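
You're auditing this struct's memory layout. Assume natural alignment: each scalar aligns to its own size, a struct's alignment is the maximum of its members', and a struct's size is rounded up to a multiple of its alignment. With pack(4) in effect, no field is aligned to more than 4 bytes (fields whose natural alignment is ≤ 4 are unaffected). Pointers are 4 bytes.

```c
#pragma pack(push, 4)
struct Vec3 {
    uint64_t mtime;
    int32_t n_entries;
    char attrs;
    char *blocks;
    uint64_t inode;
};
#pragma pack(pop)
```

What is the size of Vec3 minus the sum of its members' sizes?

0..8  mtime  (8B, 4-aligned)
8..12  n_entries  (4B, 4-aligned)
12..13  attrs  (1B, 1-aligned)
13..16  -- padding (3B)
16..20  blocks  (4B, 4-aligned)
20..28  inode  (8B, 4-aligned)
sizeof = 28, alignof = 4
data bytes 25, size 28 → padding 3

3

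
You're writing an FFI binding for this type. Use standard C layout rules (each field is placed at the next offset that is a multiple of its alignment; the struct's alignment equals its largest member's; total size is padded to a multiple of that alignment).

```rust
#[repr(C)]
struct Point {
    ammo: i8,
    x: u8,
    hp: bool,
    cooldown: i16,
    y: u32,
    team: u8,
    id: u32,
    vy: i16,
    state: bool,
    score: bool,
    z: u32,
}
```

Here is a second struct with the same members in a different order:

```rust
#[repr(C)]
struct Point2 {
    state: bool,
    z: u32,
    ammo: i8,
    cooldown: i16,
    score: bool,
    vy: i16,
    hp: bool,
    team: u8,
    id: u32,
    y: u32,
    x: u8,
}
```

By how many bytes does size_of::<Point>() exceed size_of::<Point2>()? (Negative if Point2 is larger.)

-4

ammo at 0 (size 1, align 1) → ends 1
x at 1 (size 1, align 1) → ends 2
hp at 2 (size 1, align 1) → ends 3
pad 1 to align 2 for cooldown
cooldown at 4 (size 2, align 2) → ends 6
pad 2 to align 4 for y
y at 8 (size 4, align 4) → ends 12
team at 12 (size 1, align 1) → ends 13
pad 3 to align 4 for id
id at 16 (size 4, align 4) → ends 20
vy at 20 (size 2, align 2) → ends 22
state at 22 (size 1, align 1) → ends 23
score at 23 (size 1, align 1) → ends 24
z at 24 (size 4, align 4) → ends 28
total 28 bytes, alignment 4
— Point2 —
state at 0 (size 1, align 1) → ends 1
pad 3 to align 4 for z
z at 4 (size 4, align 4) → ends 8
ammo at 8 (size 1, align 1) → ends 9
pad 1 to align 2 for cooldown
cooldown at 10 (size 2, align 2) → ends 12
score at 12 (size 1, align 1) → ends 13
pad 1 to align 2 for vy
vy at 14 (size 2, align 2) → ends 16
hp at 16 (size 1, align 1) → ends 17
team at 17 (size 1, align 1) → ends 18
pad 2 to align 4 for id
id at 20 (size 4, align 4) → ends 24
y at 24 (size 4, align 4) → ends 28
x at 28 (size 1, align 1) → ends 29
tail pad 3 to reach multiple of 4
total 32 bytes, alignment 4
28 − 32 = -4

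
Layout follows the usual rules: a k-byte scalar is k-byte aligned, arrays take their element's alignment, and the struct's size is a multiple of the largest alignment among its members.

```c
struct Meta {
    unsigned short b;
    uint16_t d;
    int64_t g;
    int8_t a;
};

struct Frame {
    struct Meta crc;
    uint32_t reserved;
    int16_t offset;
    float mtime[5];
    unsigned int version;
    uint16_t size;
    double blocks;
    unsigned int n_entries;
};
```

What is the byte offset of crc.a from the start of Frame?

16

Meta: 0..2  b  (2B, 2-aligned); 2..4  d  (2B, 2-aligned); 4..8  -- padding (4B); 8..16  g  (8B, 8-aligned); 16..17  a  (1B, 1-aligned); 17..24  -- tail padding (7B); sizeof = 24, alignof = 8
0..24  crc  (24B, 8-aligned)
within Meta: a at 16
0 + 16 = 16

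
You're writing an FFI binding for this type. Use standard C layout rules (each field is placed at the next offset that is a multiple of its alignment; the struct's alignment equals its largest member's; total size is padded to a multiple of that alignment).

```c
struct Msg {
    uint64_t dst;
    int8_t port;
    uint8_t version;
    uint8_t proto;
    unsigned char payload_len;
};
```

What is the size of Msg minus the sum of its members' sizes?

4

dst at 0 (size 8, align 8) → ends 8
port at 8 (size 1, align 1) → ends 9
version at 9 (size 1, align 1) → ends 10
proto at 10 (size 1, align 1) → ends 11
payload_len at 11 (size 1, align 1) → ends 12
tail pad 4 to reach multiple of 8
total 16 bytes, alignment 8
data bytes 12, size 16 → padding 4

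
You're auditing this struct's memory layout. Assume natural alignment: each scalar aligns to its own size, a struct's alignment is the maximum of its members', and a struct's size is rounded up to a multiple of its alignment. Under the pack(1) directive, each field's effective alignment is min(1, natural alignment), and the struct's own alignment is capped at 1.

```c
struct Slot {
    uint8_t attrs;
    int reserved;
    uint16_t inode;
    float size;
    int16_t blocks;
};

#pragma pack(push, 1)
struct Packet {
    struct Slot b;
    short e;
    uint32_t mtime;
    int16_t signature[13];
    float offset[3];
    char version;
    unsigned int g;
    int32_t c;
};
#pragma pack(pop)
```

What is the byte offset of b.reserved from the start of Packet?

4

Slot: attrs at 0 (size 1, align 1) → ends 1; pad 3 to align 4 for reserved; reserved at 4 (size 4, align 4) → ends 8; inode at 8 (size 2, align 2) → ends 10; pad 2 to align 4 for size; size at 12 (size 4, align 4) → ends 16; blocks at 16 (size 2, align 2) → ends 18; tail pad 2 to reach multiple of 4; total 20 bytes, alignment 4
b at 0 (size 20, align 1) → ends 20
within Slot: reserved at 4
0 + 4 = 4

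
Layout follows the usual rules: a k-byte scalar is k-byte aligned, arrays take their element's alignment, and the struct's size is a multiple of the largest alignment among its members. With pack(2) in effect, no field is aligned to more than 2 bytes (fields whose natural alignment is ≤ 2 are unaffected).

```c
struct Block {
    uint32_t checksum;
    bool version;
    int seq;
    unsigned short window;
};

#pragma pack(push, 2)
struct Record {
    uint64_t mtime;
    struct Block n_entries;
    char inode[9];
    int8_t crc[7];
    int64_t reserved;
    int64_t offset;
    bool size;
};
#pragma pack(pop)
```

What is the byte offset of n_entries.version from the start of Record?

Block: checksum at 0 (size 4, align 4) → ends 4; version at 4 (size 1, align 1) → ends 5; pad 3 to align 4 for seq; seq at 8 (size 4, align 4) → ends 12; window at 12 (size 2, align 2) → ends 14; tail pad 2 to reach multiple of 4; total 16 bytes, alignment 4
mtime at 0 (size 8, align 2) → ends 8
n_entries at 8 (size 16, align 2) → ends 24
within Block: version at 4
8 + 4 = 12

12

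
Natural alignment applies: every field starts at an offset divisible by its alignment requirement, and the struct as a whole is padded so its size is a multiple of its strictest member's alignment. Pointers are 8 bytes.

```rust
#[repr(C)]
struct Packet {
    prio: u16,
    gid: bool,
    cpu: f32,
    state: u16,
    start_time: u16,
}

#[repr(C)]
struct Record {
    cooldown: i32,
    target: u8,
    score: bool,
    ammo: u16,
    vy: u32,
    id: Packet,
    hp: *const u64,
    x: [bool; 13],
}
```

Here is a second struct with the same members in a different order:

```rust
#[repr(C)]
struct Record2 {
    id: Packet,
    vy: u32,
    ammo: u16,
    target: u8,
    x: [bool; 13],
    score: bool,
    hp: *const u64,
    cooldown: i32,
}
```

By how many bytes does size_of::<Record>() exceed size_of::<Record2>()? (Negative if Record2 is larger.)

-8

Packet: @0: prio [2B, align 2] → 2; @2: gid [1B, align 1] → 3; +1 pad (align 4); @4: cpu [4B, align 4] → 8; @8: state [2B, align 2] → 10; @10: start_time [2B, align 2] → 12; size 12, align 4
@0: cooldown [4B, align 4] → 4
@4: target [1B, align 1] → 5
@5: score [1B, align 1] → 6
@6: ammo [2B, align 2] → 8
@8: vy [4B, align 4] → 12
@12: id [12B, align 4] → 24
@24: hp [8B, align 8] → 32
@32: x [13B, align 1] → 45
+3 tail pad (align 8)
size 48, align 8
— Record2 —
@0: id [12B, align 4] → 12
@12: vy [4B, align 4] → 16
@16: ammo [2B, align 2] → 18
@18: target [1B, align 1] → 19
@19: x [13B, align 1] → 32
@32: score [1B, align 1] → 33
+7 pad (align 8)
@40: hp [8B, align 8] → 48
@48: cooldown [4B, align 4] → 52
+4 tail pad (align 8)
size 56, align 8
48 − 56 = -8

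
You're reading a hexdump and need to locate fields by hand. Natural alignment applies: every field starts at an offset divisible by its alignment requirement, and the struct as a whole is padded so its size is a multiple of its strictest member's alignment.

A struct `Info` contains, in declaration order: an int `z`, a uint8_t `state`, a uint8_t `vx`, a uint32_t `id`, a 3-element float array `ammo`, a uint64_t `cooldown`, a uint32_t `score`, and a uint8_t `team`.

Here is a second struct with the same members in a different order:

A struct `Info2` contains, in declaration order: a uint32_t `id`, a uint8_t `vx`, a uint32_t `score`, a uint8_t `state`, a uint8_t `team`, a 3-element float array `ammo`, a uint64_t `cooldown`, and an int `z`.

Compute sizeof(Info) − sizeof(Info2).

@0: z [4B, align 4] → 4
@4: state [1B, align 1] → 5
@5: vx [1B, align 1] → 6
+2 pad (align 4)
@8: id [4B, align 4] → 12
@12: ammo [12B, align 4] → 24
@24: cooldown [8B, align 8] → 32
@32: score [4B, align 4] → 36
@36: team [1B, align 1] → 37
+3 tail pad (align 8)
size 40, align 8
— Info2 —
@0: id [4B, align 4] → 4
@4: vx [1B, align 1] → 5
+3 pad (align 4)
@8: score [4B, align 4] → 12
@12: state [1B, align 1] → 13
@13: team [1B, align 1] → 14
+2 pad (align 4)
@16: ammo [12B, align 4] → 28
+4 pad (align 8)
@32: cooldown [8B, align 8] → 40
@40: z [4B, align 4] → 44
+4 tail pad (align 8)
size 48, align 8
40 − 48 = -8

-8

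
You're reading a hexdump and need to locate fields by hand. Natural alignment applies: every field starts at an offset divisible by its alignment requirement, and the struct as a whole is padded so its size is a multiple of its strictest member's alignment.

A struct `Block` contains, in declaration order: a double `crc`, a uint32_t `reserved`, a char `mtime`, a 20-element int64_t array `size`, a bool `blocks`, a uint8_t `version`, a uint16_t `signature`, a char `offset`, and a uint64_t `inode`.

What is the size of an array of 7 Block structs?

0..8  crc  (8B, 8-aligned)
8..12  reserved  (4B, 4-aligned)
12..13  mtime  (1B, 1-aligned)
13..16  -- padding (3B)
16..176  size  (160B, 8-aligned)
176..177  blocks  (1B, 1-aligned)
177..178  version  (1B, 1-aligned)
178..180  signature  (2B, 2-aligned)
180..181  offset  (1B, 1-aligned)
181..184  -- padding (3B)
184..192  inode  (8B, 8-aligned)
sizeof = 192, alignof = 8
array of 7: 7 × 192 = 1344

1344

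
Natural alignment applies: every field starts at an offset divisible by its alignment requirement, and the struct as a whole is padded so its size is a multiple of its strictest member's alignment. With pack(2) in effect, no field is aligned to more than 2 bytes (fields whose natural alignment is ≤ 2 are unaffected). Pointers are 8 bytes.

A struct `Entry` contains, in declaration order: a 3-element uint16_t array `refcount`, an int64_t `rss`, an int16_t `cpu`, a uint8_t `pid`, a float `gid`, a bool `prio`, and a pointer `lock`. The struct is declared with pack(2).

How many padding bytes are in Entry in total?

refcount at 0 (size 6, align 2) → ends 6
rss at 6 (size 8, align 2) → ends 14
cpu at 14 (size 2, align 2) → ends 16
pid at 16 (size 1, align 1) → ends 17
pad 1 to align 2 for gid
gid at 18 (size 4, align 2) → ends 22
prio at 22 (size 1, align 1) → ends 23
pad 1 to align 2 for lock
lock at 24 (size 8, align 2) → ends 32
total 32 bytes, alignment 2
data bytes 30, size 32 → padding 2

2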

====================

**What to produce**
Looking at the entries above, determine how many lines contain the word "divisible" and state only that number.

**Answer section**
4